The data Block Start

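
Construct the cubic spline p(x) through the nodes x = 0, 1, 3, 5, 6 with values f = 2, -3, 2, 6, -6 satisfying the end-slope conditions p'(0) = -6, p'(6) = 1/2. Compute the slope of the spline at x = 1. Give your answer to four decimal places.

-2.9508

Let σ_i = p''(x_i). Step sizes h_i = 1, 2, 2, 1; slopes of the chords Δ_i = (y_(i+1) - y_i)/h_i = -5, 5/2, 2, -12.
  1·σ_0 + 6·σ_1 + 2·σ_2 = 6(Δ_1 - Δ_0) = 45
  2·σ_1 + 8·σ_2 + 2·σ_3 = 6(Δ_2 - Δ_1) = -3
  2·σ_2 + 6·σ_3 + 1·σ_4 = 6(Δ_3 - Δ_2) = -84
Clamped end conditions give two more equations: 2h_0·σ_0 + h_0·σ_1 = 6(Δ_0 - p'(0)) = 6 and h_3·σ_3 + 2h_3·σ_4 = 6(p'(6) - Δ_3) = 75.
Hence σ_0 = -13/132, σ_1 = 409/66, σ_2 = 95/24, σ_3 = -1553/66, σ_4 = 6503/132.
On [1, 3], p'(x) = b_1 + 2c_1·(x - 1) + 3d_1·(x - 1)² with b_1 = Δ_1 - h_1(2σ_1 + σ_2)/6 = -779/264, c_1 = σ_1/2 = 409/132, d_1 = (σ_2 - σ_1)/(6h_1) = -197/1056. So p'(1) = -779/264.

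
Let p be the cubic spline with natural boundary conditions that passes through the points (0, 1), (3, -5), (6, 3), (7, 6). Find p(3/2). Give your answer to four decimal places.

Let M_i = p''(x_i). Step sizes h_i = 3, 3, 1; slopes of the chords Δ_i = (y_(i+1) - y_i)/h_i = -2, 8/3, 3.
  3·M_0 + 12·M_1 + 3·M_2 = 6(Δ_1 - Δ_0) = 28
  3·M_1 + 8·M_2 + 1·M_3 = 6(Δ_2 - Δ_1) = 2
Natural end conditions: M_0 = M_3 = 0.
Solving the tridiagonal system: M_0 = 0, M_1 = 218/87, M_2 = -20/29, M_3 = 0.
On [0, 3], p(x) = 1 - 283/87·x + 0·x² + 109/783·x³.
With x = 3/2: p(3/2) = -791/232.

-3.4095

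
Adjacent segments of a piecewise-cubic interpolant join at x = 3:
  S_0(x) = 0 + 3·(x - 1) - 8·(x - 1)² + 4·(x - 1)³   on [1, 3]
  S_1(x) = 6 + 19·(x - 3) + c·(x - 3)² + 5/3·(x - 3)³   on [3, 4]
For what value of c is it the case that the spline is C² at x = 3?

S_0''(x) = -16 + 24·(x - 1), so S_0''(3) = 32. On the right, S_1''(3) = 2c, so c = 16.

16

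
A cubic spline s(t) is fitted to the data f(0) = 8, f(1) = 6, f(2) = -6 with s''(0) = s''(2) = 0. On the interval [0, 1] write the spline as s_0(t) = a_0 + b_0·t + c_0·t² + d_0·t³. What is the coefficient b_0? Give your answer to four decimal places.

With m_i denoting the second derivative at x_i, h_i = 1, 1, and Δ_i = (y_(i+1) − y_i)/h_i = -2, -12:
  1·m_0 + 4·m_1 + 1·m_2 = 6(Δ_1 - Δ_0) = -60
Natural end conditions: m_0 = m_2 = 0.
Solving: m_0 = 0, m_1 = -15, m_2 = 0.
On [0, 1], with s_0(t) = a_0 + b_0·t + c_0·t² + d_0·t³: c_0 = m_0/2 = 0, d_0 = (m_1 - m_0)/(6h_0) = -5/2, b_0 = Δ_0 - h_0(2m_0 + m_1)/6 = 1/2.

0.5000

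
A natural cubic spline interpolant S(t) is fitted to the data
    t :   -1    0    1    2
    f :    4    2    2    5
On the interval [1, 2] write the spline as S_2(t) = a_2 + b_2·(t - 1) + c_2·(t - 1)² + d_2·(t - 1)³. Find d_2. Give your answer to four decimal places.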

The data Block End

Exercise instructions: Which lines of the records above contain the word "interpolant"? Report each one.

Written solution:
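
Adjacent segments of a piecewise-cubic interpolant join at x = 3:
A natural cubic spline interpolant S(t) is fitted to the data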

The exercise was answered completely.